[Stored data]
[Start of section]

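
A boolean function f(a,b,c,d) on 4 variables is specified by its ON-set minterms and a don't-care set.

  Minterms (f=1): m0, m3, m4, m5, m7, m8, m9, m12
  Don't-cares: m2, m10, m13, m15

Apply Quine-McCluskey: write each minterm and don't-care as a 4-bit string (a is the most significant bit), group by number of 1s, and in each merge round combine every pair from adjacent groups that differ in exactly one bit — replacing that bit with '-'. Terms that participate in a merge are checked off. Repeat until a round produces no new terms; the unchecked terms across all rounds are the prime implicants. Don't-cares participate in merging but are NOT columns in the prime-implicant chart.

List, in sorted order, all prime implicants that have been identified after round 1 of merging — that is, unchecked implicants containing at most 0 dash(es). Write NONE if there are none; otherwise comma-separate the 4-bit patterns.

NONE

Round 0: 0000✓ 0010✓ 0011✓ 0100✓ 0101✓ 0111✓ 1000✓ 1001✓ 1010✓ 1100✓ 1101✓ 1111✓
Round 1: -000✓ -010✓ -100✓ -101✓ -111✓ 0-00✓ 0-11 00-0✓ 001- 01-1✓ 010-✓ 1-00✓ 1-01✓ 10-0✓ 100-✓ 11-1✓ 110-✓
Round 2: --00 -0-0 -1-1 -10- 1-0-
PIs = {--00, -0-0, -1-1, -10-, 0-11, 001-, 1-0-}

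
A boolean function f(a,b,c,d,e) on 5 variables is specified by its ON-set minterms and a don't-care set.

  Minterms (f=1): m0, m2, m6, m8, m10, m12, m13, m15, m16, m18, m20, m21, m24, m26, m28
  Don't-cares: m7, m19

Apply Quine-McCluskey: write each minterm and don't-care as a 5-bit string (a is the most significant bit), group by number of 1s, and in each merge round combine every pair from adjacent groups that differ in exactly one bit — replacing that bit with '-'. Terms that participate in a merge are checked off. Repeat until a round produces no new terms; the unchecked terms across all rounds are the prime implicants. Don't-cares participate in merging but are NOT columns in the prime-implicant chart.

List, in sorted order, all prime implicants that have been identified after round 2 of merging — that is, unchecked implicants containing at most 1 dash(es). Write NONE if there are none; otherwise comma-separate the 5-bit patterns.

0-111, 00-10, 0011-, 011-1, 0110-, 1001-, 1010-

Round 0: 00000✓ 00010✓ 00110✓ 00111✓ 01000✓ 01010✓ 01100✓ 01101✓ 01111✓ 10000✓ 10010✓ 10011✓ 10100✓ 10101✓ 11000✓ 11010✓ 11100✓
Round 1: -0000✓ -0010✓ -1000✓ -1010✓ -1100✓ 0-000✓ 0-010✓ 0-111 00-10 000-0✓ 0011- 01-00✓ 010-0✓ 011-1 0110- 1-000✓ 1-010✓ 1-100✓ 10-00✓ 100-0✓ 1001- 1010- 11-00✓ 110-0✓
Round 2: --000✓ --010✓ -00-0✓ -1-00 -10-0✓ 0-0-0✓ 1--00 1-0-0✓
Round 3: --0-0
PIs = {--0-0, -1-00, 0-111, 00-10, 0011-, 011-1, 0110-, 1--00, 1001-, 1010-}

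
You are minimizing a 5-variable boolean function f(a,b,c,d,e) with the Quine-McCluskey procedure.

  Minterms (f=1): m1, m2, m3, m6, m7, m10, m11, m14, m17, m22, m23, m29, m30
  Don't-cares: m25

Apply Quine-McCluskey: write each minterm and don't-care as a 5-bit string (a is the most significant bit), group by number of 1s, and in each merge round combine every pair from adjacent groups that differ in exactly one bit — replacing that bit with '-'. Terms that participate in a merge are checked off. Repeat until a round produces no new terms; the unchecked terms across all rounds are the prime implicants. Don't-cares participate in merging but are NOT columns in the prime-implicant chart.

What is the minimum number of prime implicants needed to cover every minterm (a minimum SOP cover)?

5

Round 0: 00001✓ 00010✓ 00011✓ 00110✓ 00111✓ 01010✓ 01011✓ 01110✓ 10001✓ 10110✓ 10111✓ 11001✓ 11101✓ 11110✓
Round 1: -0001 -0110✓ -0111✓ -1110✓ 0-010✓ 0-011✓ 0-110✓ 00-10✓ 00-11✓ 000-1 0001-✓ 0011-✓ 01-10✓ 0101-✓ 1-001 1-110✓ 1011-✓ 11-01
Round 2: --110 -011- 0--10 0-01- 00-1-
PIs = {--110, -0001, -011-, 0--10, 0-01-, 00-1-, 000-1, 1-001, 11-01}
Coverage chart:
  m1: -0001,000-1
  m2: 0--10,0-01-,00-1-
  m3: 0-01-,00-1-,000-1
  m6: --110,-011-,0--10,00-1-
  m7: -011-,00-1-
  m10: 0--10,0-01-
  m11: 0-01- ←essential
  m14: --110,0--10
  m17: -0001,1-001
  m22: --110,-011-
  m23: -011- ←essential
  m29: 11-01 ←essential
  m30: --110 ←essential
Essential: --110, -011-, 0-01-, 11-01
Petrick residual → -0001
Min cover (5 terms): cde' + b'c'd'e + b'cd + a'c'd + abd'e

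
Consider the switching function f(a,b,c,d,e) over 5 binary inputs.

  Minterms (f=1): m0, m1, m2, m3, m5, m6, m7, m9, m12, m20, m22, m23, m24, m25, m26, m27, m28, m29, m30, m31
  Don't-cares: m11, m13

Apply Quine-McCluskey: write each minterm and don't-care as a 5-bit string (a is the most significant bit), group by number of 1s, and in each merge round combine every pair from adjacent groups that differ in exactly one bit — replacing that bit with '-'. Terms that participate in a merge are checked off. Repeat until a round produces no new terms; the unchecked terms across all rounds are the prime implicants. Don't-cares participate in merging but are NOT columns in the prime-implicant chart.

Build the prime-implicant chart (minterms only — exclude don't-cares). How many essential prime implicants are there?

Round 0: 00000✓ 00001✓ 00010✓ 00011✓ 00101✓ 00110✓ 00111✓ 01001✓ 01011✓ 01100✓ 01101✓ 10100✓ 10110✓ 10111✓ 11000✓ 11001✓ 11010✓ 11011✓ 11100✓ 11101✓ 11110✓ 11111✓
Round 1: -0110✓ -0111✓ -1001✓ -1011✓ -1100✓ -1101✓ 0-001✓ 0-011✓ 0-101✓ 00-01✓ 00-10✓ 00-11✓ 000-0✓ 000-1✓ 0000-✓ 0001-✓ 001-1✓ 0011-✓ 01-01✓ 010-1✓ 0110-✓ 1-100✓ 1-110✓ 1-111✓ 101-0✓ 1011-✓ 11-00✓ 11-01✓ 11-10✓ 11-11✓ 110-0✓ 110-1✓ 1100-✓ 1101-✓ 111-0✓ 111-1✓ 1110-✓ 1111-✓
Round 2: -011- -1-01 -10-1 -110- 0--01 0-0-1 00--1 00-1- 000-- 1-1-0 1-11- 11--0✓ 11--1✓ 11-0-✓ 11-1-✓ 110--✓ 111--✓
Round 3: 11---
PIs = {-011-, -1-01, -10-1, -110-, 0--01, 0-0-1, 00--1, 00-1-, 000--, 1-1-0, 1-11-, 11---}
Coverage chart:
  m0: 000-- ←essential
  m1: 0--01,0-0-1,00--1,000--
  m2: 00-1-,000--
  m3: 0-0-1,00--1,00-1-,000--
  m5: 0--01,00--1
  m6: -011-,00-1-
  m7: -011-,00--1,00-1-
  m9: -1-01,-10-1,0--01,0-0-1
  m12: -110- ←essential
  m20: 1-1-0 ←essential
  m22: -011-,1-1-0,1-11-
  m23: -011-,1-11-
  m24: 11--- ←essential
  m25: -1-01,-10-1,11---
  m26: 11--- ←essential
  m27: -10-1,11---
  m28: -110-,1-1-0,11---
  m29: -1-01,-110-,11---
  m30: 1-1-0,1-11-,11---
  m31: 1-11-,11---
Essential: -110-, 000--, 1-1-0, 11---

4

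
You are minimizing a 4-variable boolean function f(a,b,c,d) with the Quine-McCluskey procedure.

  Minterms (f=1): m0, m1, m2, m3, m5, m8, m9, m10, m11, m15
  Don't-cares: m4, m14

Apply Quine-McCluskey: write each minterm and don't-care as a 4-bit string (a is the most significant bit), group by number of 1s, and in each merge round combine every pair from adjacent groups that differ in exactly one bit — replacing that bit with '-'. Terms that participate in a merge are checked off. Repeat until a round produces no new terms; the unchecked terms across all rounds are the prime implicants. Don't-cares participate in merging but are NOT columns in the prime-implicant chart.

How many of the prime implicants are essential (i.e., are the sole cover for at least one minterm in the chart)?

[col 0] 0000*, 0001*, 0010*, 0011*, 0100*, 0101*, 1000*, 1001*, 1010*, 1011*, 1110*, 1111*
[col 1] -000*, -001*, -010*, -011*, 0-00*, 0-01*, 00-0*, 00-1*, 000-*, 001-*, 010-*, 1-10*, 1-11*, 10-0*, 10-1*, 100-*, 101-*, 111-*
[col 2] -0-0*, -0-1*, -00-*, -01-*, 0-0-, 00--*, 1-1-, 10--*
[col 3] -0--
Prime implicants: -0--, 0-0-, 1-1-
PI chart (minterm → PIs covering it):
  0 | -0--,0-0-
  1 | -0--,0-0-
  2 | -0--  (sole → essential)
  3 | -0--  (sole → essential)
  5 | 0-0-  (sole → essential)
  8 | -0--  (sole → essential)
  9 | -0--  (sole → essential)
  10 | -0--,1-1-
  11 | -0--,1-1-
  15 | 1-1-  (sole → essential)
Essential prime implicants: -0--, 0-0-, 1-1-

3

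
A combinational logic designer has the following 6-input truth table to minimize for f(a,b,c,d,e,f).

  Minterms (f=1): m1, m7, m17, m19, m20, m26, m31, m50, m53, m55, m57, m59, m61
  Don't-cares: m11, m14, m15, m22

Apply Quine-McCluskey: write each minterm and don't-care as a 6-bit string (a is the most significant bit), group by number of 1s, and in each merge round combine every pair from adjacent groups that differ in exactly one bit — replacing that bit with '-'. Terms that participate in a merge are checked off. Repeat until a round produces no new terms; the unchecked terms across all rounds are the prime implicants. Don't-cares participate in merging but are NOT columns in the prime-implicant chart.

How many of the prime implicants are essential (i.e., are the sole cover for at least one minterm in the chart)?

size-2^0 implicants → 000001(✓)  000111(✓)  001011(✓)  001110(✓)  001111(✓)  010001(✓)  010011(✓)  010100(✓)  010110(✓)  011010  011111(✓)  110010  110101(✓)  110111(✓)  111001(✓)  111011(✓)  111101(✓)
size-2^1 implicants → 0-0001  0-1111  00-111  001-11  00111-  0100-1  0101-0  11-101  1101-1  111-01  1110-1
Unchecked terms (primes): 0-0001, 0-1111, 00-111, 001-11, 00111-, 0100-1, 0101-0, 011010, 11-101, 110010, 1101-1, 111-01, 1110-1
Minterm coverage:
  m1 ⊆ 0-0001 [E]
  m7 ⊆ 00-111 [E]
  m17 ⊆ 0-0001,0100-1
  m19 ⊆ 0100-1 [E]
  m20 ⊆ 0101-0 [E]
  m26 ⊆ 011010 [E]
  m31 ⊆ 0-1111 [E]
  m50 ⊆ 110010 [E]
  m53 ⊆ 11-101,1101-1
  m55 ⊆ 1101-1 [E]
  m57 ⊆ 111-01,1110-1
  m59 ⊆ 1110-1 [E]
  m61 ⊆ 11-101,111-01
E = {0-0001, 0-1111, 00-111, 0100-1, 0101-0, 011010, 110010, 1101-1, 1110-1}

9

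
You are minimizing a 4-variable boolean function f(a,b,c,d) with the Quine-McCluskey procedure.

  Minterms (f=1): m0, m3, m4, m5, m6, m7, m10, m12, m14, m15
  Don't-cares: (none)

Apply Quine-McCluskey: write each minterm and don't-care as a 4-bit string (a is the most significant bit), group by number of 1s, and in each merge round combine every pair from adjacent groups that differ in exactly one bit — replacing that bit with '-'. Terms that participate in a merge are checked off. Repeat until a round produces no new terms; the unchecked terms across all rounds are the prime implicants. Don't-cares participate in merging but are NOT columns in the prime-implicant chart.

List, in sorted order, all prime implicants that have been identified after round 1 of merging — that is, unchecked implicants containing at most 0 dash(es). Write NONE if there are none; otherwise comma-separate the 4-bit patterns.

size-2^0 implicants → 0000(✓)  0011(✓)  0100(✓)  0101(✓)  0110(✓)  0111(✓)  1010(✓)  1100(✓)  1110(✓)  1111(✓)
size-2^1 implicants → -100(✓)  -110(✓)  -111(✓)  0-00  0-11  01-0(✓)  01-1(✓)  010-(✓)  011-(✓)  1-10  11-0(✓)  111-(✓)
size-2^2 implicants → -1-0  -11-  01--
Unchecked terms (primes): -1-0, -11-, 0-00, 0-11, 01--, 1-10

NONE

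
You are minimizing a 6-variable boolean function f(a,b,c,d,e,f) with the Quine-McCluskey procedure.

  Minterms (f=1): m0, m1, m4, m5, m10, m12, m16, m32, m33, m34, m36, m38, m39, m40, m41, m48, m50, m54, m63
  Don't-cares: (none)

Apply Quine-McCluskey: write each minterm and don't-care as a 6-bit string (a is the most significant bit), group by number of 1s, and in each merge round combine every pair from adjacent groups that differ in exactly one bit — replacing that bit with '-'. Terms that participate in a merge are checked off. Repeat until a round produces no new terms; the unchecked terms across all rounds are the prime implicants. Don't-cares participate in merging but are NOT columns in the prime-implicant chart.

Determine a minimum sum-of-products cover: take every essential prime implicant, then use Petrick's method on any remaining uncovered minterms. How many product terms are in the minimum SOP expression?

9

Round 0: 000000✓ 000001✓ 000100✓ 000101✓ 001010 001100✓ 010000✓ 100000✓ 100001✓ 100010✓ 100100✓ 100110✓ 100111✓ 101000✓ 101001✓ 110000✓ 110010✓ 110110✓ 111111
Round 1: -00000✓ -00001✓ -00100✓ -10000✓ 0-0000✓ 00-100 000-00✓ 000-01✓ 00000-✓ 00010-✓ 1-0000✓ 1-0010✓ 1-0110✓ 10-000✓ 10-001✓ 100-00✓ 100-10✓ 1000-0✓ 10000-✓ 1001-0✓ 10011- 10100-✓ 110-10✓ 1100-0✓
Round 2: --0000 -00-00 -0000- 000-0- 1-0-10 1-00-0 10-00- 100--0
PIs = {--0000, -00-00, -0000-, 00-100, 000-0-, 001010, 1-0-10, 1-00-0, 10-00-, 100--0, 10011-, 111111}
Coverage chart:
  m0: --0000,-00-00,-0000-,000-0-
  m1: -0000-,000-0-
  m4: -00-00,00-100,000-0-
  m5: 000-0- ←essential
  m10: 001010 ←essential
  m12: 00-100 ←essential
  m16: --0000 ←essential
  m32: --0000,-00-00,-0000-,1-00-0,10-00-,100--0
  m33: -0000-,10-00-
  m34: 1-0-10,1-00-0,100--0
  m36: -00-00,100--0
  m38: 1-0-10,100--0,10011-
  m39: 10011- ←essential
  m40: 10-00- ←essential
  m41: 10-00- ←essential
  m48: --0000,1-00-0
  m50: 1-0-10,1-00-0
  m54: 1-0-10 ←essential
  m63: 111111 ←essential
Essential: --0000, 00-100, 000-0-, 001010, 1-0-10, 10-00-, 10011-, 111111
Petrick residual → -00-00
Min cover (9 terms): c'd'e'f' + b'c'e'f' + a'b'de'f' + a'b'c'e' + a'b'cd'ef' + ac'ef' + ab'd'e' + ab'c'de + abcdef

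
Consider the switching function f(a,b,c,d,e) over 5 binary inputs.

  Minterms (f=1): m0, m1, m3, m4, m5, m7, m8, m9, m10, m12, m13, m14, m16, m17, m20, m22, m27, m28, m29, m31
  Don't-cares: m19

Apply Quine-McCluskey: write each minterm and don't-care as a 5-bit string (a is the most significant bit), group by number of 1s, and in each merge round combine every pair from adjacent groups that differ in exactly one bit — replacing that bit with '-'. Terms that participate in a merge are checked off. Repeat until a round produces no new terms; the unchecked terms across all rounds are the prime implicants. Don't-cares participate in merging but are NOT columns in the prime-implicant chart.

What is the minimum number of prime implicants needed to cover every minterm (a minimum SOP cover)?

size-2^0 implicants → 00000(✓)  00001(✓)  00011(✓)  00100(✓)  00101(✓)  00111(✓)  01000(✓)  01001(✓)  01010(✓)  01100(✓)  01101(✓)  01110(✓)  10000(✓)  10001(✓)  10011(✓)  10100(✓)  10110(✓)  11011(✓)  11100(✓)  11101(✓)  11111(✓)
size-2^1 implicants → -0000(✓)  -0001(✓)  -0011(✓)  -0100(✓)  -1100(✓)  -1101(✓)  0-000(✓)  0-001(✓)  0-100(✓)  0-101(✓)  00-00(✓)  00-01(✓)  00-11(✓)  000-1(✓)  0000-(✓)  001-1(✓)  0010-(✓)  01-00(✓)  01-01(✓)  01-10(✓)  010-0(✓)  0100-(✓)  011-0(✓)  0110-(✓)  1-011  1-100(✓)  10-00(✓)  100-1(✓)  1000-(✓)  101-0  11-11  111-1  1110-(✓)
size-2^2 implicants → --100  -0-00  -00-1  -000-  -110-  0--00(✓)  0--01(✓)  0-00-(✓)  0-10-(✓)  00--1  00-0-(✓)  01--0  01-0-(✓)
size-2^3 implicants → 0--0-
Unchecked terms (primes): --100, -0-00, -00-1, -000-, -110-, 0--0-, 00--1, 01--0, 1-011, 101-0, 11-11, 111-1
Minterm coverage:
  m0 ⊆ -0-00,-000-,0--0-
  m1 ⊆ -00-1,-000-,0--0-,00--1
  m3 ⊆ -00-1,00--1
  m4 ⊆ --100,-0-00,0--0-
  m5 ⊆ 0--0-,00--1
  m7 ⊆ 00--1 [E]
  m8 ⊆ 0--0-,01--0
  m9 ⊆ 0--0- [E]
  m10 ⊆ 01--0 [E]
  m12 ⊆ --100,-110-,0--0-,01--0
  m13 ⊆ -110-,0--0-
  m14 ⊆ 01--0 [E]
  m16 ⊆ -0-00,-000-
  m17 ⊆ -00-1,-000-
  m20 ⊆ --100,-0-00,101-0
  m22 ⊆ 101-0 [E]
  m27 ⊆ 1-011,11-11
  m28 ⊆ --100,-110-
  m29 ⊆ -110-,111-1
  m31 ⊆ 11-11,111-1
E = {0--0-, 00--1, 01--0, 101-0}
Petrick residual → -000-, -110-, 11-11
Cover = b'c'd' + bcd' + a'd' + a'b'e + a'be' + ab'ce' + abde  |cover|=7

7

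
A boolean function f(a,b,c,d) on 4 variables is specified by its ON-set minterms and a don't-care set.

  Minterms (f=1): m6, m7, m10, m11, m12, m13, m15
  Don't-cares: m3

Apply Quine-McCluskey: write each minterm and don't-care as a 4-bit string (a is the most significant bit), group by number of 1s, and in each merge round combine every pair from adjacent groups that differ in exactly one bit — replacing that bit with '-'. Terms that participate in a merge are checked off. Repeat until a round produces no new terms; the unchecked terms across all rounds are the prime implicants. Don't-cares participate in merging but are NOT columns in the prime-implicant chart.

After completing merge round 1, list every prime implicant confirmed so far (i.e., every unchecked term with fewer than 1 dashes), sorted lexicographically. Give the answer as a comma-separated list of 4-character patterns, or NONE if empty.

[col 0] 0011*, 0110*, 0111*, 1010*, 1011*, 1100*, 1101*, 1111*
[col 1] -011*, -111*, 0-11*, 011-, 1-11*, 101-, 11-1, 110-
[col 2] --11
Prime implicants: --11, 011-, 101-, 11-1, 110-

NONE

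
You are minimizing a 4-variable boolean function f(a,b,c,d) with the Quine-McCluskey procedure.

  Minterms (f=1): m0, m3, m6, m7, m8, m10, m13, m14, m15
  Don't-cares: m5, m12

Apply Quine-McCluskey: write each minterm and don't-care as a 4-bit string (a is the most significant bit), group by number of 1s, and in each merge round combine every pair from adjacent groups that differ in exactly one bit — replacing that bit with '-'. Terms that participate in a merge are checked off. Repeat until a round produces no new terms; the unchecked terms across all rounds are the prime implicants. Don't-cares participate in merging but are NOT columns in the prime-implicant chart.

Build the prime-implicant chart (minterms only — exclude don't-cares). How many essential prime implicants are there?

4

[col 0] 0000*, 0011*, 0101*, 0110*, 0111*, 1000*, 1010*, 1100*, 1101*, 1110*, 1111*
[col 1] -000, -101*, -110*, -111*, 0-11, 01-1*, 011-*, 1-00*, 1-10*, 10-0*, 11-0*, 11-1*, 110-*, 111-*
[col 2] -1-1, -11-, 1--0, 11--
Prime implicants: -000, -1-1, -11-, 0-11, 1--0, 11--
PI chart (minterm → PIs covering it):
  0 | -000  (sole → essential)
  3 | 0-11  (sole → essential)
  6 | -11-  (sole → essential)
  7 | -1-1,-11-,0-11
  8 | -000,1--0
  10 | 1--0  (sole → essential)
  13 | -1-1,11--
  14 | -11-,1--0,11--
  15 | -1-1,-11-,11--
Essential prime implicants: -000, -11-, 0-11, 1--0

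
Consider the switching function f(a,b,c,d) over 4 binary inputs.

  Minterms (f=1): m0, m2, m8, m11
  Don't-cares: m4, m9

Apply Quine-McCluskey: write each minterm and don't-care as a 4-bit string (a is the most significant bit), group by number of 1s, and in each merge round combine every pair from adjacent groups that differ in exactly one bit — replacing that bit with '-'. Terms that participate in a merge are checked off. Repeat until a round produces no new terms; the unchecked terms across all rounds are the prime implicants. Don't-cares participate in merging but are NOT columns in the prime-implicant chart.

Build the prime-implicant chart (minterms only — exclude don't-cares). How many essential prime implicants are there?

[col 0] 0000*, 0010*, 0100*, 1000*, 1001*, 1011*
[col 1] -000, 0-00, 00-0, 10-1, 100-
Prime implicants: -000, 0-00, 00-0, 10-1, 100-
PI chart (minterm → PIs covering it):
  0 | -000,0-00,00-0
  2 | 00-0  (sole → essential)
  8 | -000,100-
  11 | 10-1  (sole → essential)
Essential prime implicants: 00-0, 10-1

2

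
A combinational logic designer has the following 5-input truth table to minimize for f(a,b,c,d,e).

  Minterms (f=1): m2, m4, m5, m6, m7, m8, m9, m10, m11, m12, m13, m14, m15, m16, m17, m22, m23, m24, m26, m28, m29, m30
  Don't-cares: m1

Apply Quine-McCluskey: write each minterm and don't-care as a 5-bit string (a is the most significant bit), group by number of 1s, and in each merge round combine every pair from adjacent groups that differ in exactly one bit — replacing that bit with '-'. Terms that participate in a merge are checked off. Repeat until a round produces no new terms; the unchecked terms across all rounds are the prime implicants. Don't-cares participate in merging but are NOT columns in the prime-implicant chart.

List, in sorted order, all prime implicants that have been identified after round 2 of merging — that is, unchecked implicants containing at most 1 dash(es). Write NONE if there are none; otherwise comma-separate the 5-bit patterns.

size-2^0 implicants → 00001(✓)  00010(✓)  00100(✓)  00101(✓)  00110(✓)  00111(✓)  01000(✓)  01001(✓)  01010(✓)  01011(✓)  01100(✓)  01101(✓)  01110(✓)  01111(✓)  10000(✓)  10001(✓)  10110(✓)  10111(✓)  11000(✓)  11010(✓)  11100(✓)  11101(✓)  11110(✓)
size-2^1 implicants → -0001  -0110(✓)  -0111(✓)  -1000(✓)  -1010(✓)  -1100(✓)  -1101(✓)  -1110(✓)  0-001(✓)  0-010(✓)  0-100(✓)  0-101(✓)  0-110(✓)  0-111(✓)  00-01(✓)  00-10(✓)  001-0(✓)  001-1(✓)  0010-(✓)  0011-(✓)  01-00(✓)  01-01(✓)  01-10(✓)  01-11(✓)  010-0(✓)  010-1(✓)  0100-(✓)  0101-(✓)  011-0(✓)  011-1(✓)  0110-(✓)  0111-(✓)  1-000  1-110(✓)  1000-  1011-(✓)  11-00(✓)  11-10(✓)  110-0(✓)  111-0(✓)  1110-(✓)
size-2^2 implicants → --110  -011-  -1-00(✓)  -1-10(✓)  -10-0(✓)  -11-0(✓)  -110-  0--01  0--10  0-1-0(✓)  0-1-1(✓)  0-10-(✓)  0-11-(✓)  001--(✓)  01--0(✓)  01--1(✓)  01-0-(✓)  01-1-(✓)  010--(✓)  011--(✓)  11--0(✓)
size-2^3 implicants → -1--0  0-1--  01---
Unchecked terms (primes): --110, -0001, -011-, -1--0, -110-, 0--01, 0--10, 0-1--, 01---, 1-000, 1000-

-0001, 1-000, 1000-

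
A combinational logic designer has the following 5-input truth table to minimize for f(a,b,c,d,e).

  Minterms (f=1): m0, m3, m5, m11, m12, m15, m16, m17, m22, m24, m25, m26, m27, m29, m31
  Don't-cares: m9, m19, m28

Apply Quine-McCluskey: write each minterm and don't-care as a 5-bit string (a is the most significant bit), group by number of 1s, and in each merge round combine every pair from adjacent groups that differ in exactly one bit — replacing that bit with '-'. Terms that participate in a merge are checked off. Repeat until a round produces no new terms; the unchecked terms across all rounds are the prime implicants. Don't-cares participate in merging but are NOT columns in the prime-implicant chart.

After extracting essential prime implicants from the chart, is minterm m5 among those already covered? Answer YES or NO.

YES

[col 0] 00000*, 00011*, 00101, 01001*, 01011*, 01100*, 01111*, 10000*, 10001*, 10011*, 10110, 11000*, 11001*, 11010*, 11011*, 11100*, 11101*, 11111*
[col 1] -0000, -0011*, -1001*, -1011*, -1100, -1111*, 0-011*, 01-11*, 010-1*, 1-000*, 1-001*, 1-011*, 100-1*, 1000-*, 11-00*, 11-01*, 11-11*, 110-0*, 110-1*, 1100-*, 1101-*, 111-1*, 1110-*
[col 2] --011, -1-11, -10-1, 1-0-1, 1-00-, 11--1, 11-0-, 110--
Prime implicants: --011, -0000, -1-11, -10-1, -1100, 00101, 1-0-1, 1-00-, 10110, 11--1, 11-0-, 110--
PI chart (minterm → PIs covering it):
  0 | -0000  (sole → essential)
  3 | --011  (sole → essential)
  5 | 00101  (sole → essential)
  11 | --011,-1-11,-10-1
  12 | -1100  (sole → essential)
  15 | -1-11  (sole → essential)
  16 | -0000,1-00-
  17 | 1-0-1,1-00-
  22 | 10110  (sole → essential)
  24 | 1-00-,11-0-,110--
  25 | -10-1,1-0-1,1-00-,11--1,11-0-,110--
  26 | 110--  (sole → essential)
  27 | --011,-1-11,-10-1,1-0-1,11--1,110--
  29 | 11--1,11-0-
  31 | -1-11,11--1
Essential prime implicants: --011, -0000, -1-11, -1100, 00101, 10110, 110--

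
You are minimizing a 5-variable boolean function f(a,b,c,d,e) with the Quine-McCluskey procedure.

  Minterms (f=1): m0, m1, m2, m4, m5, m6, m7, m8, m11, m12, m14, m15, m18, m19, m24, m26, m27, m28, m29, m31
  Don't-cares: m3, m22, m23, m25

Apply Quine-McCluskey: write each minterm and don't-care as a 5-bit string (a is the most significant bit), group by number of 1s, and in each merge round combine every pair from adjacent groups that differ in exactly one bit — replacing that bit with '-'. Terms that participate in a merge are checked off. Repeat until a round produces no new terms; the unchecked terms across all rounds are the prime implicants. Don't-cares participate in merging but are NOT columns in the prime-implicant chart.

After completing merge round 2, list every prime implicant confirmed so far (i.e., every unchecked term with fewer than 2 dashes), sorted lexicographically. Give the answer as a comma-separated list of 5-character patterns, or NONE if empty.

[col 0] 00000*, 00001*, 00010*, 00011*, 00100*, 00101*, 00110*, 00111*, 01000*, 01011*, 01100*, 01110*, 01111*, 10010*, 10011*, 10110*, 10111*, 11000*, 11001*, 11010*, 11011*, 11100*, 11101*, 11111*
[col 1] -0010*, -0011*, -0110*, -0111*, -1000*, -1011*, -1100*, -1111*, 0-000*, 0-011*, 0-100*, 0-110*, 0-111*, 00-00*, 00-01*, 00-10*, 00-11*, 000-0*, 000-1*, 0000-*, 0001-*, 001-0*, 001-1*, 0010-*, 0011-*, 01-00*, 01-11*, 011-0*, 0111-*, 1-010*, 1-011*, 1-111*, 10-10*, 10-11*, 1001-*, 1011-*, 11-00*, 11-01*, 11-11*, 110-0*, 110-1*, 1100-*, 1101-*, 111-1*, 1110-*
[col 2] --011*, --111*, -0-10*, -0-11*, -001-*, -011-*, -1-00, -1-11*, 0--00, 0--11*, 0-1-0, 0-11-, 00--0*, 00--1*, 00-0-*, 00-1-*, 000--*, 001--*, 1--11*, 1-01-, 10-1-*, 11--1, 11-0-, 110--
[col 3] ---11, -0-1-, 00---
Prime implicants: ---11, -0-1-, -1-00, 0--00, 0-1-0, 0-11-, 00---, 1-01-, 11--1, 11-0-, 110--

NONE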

[End of section]

[Instructions for the task] The first line of the records and every line down to the line with "Don't-cares: m2, m10, m13, m15" must be quoted exactly; leave out all else.

[Answer space]
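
A boolean function f(a,b,c,d) on 4 variables is specified by its ON-set minterms and a don't-care set.

  Minterms (f=1): m0, m3, m4, m5, m7, m8, m9, m12
  Don't-cares: m2, m10, m13, m15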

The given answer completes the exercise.